[Instructions to follow] All that is asked is a faithful reproduction of the entries.

(Data extracted from a collection)
======
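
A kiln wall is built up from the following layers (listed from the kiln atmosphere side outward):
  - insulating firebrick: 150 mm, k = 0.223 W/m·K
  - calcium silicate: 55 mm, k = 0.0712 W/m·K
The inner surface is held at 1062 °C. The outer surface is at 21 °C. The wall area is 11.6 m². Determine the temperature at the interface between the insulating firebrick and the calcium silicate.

T ≈ 577 °C

Model the wall as resistances in series:
R_insulating firebrick = L/(kA) = 0.15/(0.223×11.6) = 0.05799 K/W
R_calcium silicate = L/(kA) = 0.055/(0.0712×11.6) = 0.06659 K/W
R_total = 0.1246 K/W;  Q = ΔT/R_total = 1041/0.1246 = 8356 W
T_interface = T_inner − Q·ΣR(inner→interface) = 1062 − 8360×0.05799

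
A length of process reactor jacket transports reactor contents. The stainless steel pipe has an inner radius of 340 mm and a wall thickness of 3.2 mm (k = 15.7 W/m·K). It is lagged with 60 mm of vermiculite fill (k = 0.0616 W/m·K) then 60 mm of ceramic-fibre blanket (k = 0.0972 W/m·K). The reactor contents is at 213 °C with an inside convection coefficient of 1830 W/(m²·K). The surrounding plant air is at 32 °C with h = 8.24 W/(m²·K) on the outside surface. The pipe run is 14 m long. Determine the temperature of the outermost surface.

T ≈ 43 °C

Treating each annulus and film as a series resistance:
R_inner film = 1/(h_i·2πr₁L) = 1/(1830×2π×0.34×14) = 1.827×10^-5 K/W
R_stainless steel pipe wall = ln(343.2/340)/(2π×15.7×14) = 6.783×10^-6 K/W
R_vermiculite fill = ln(403.2/343.2)/(2π×0.0616×14) = 0.02973 K/W
R_ceramic-fibre blanket = ln(463.2/403.2)/(2π×0.0972×14) = 0.01622 K/W
R_outer film = 1/(h_o·2πr_oL) = 1/(8.24×2π×0.4632×14) = 0.002978 K/W
R_total = 0.04896 K/W
Q = ΔT/R_total = 181/0.04896
Q = 3700 W
T_interface = T_inner − Q·ΣR(inner→interface) = 213 − 3700×0.04598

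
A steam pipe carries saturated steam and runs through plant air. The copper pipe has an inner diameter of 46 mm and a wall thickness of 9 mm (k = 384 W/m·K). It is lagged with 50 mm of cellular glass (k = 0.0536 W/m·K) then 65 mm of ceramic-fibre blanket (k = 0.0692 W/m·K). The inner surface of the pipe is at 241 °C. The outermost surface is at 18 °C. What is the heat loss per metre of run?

q′ ≈ 53.9 W/m

Treating each annulus and film as a series resistance:
R_copper pipe wall = ln(32/23)/(2π×384×1) = 1.369×10^-4 K/W
R_cellular glass = ln(82/32)/(2π×0.0536×1) = 2.794 K/W
R_ceramic-fibre blanket = ln(147/82)/(2π×0.0692×1) = 1.342 K/W
R_total = 4.137 K/W
Q = ΔT/R_total = 223/4.137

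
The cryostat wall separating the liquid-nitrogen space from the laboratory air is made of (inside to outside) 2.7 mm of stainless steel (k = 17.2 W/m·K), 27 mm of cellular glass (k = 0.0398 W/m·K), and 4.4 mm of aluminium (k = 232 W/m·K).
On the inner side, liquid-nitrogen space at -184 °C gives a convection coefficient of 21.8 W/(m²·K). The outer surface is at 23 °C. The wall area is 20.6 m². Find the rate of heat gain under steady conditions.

Model the wall as resistances in series:
R_inner film = 1/(h_i·A) = 1/(21.8×20.6) = 0.002227 K/W
R_stainless steel = L/(kA) = 0.0027/(17.2×20.6) = 7.62×10^-6 K/W
R_cellular glass = L/(kA) = 0.027/(0.0398×20.6) = 0.03293 K/W
R_aluminium = L/(kA) = 0.0044/(232×20.6) = 9.207×10^-7 K/W
R_total = 0.03517 K/W
Q = ΔT / R_total = 207 / 0.03517

Q ≈ 5890 W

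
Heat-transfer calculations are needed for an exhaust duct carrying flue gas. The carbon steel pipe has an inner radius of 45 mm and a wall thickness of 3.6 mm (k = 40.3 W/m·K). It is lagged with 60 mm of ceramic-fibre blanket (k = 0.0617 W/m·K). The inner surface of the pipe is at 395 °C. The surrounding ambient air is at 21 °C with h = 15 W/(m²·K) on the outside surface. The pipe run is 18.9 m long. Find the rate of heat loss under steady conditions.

Q ≈ 3250 W

Per-layer cylindrical resistances, series-summed:
R_carbon steel pipe wall = ln(48.6/45)/(2π×40.3×18.9) = 1.608×10^-5 K/W
R_ceramic-fibre blanket = ln(108.6/48.6)/(2π×0.0617×18.9) = 0.1097 K/W
R_outer film = 1/(h_o·2πr_oL) = 1/(15×2π×0.1086×18.9) = 0.005169 K/W
R_total = 0.1149 K/W
Q = ΔT/R_total = 374/0.1149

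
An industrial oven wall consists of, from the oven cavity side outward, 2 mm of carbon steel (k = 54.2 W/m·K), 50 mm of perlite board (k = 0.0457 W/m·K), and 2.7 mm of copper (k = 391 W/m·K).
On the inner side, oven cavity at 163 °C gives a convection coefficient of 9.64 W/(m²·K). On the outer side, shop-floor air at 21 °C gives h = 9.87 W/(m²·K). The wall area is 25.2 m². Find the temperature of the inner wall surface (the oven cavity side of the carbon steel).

Thermal resistances in series:
R_inner film = 1/(h_i·A) = 1/(9.64×25.2) = 0.004116 K/W
R_carbon steel = L/(kA) = 0.002/(54.2×25.2) = 1.464×10^-6 K/W
R_perlite board = L/(kA) = 0.05/(0.0457×25.2) = 0.04342 K/W
R_copper = L/(kA) = 0.0027/(391×25.2) = 2.74×10^-7 K/W
R_outer film = 1/(h_o·A) = 1/(9.87×25.2) = 0.004021 K/W
R_total = 0.05156 K/W;  Q = ΔT/R_total = 142/0.05156 = 2754 W
T_interface = T_inner − Q·ΣR(inner→interface) = 163 − 2750×0.004116

T ≈ 152 °C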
======
[Answer section]
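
A kiln wall is built up from the following layers (listed from the kiln atmosphere side outward):
  - insulating firebrick: 150 mm, k = 0.223 W/m·K
  - calcium silicate: 55 mm, k = 0.0712 W/m·K
The inner surface is held at 1062 °C. The outer surface is at 21 °C. The wall area is 11.6 m². Determine the temperature at the interface between the insulating firebrick and the calcium silicate.

T ≈ 577 °C

Model the wall as resistances in series:
R_insulating firebrick = L/(kA) = 0.15/(0.223×11.6) = 0.05799 K/W
R_calcium silicate = L/(kA) = 0.055/(0.0712×11.6) = 0.06659 K/W
R_total = 0.1246 K/W;  Q = ΔT/R_total = 1041/0.1246 = 8356 W
T_interface = T_inner − Q·ΣR(inner→interface) = 1062 − 8360×0.05799

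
A length of process reactor jacket transports reactor contents. The stainless steel pipe has an inner radius of 340 mm and a wall thickness of 3.2 mm (k = 15.7 W/m·K). It is lagged with 60 mm of vermiculite fill (k = 0.0616 W/m·K) then 60 mm of ceramic-fibre blanket (k = 0.0972 W/m·K). The reactor contents is at 213 °C with an inside convection coefficient of 1830 W/(m²·K). The surrounding plant air is at 32 °C with h = 8.24 W/(m²·K) on the outside surface. The pipe run is 14 m long. Determine the temperature of the outermost surface.

T ≈ 43 °C

Treating each annulus and film as a series resistance:
R_inner film = 1/(h_i·2πr₁L) = 1/(1830×2π×0.34×14) = 1.827×10^-5 K/W
R_stainless steel pipe wall = ln(343.2/340)/(2π×15.7×14) = 6.783×10^-6 K/W
R_vermiculite fill = ln(403.2/343.2)/(2π×0.0616×14) = 0.02973 K/W
R_ceramic-fibre blanket = ln(463.2/403.2)/(2π×0.0972×14) = 0.01622 K/W
R_outer film = 1/(h_o·2πr_oL) = 1/(8.24×2π×0.4632×14) = 0.002978 K/W
R_total = 0.04896 K/W
Q = ΔT/R_total = 181/0.04896
Q = 3700 W
T_interface = T_inner − Q·ΣR(inner→interface) = 213 − 3700×0.04598

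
A steam pipe carries saturated steam and runs through plant air. The copper pipe has an inner diameter of 46 mm and a wall thickness of 9 mm (k = 384 W/m·K). It is lagged with 50 mm of cellular glass (k = 0.0536 W/m·K) then 65 mm of ceramic-fibre blanket (k = 0.0692 W/m·K). The inner surface of the pipe is at 241 °C. The outermost surface is at 18 °C. What is the heat loss per metre of run?

q′ ≈ 53.9 W/m

Treating each annulus and film as a series resistance:
R_copper pipe wall = ln(32/23)/(2π×384×1) = 1.369×10^-4 K/W
R_cellular glass = ln(82/32)/(2π×0.0536×1) = 2.794 K/W
R_ceramic-fibre blanket = ln(147/82)/(2π×0.0692×1) = 1.342 K/W
R_total = 4.137 K/W
Q = ΔT/R_total = 223/4.137

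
The cryostat wall separating the liquid-nitrogen space from the laboratory air is made of (inside to outside) 2.7 mm of stainless steel (k = 17.2 W/m·K), 27 mm of cellular glass (k = 0.0398 W/m·K), and 4.4 mm of aluminium (k = 232 W/m·K).
On the inner side, liquid-nitrogen space at -184 °C gives a convection coefficient of 21.8 W/(m²·K). The outer surface is at 23 °C. The wall area is 20.6 m². Find the rate of heat gain under steady conditions.

Model the wall as resistances in series:
R_inner film = 1/(h_i·A) = 1/(21.8×20.6) = 0.002227 K/W
R_stainless steel = L/(kA) = 0.0027/(17.2×20.6) = 7.62×10^-6 K/W
R_cellular glass = L/(kA) = 0.027/(0.0398×20.6) = 0.03293 K/W
R_aluminium = L/(kA) = 0.0044/(232×20.6) = 9.207×10^-7 K/W
R_total = 0.03517 K/W
Q = ΔT / R_total = 207 / 0.03517

Q ≈ 5890 W

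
Heat-transfer calculations are needed for an exhaust duct carrying flue gas. The carbon steel pipe has an inner radius of 45 mm and a wall thickness of 3.6 mm (k = 40.3 W/m·K). It is lagged with 60 mm of ceramic-fibre blanket (k = 0.0617 W/m·K). The inner surface of the pipe is at 395 °C. The surrounding ambient air is at 21 °C with h = 15 W/(m²·K) on the outside surface. The pipe run is 18.9 m long. Find the rate of heat loss under steady conditions.

Q ≈ 3250 W

Per-layer cylindrical resistances, series-summed:
R_carbon steel pipe wall = ln(48.6/45)/(2π×40.3×18.9) = 1.608×10^-5 K/W
R_ceramic-fibre blanket = ln(108.6/48.6)/(2π×0.0617×18.9) = 0.1097 K/W
R_outer film = 1/(h_o·2πr_oL) = 1/(15×2π×0.1086×18.9) = 0.005169 K/W
R_total = 0.1149 K/W
Q = ΔT/R_total = 374/0.1149

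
An industrial oven wall consists of, from the oven cavity side outward, 2 mm of carbon steel (k = 54.2 W/m·K), 50 mm of perlite board (k = 0.0457 W/m·K), and 2.7 mm of copper (k = 391 W/m·K).
On the inner side, oven cavity at 163 °C gives a convection coefficient of 9.64 W/(m²·K). On the outer side, shop-floor air at 21 °C gives h = 9.87 W/(m²·K). The wall area is 25.2 m². Find the temperature of the inner wall surface (the oven cavity side of the carbon steel).

Thermal resistances in series:
R_inner film = 1/(h_i·A) = 1/(9.64×25.2) = 0.004116 K/W
R_carbon steel = L/(kA) = 0.002/(54.2×25.2) = 1.464×10^-6 K/W
R_perlite board = L/(kA) = 0.05/(0.0457×25.2) = 0.04342 K/W
R_copper = L/(kA) = 0.0027/(391×25.2) = 2.74×10^-7 K/W
R_outer film = 1/(h_o·A) = 1/(9.87×25.2) = 0.004021 K/W
R_total = 0.05156 K/W;  Q = ΔT/R_total = 142/0.05156 = 2754 W
T_interface = T_inner − Q·ΣR(inner→interface) = 163 − 2750×0.004116

T ≈ 152 °C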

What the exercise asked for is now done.